======== INFORMATION PROVIDED

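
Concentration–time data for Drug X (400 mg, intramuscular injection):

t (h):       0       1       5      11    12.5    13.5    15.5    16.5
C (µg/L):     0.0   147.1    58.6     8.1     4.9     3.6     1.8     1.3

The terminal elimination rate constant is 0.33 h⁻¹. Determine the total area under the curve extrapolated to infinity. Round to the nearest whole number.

Trapezoidal AUC_0→16.5:
  [0→1]: (0.0+147.1)/2 × 1 = 73.55
  [1→5]: (147.1+58.6)/2 × 4 = 411.4
  [5→11]: (58.6+8.1)/2 × 6 = 200.1
  [11→12.5]: (8.1+4.9)/2 × 1.5 = 9.75
  [12.5→13.5]: (4.9+3.6)/2 × 1 = 4.25
  [13.5→15.5]: (3.6+1.8)/2 × 2 = 5.4
  [15.5→16.5]: (1.8+1.3)/2 × 1 = 1.55
  Sum = 706.0 µg/L·h
Extrapolated tail: C_last / k_e = 1.3 / 0.33 = 3.939
AUC_0→∞ = 706.0 + 3.939 = 709.939 µg/L·h

AUC = 710 µg/L·h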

================

* **INSTRUCTIONS TO FOLLOW**: Would you return the entries exactly as they stand?

* **TASK RESPONSE**:
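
Concentration–time data for Drug X (400 mg, intramuscular injection):

t (h):       0       1       5      11    12.5    13.5    15.5    16.5
C (µg/L):     0.0   147.1    58.6     8.1     4.9     3.6     1.8     1.3

The terminal elimination rate constant is 0.33 h⁻¹. Determine the total area under the curve extrapolated to infinity. Round to the nearest whole number.

Trapezoidal AUC_0→16.5:
  [0→1]: (0.0+147.1)/2 × 1 = 73.55
  [1→5]: (147.1+58.6)/2 × 4 = 411.4
  [5→11]: (58.6+8.1)/2 × 6 = 200.1
  [11→12.5]: (8.1+4.9)/2 × 1.5 = 9.75
  [12.5→13.5]: (4.9+3.6)/2 × 1 = 4.25
  [13.5→15.5]: (3.6+1.8)/2 × 2 = 5.4
  [15.5→16.5]: (1.8+1.3)/2 × 1 = 1.55
  Sum = 706.0 µg/L·h
Extrapolated tail: C_last / k_e = 1.3 / 0.33 = 3.939
AUC_0→∞ = 706.0 + 3.939 = 709.939 µg/L·h

AUC = 710 µg/L·h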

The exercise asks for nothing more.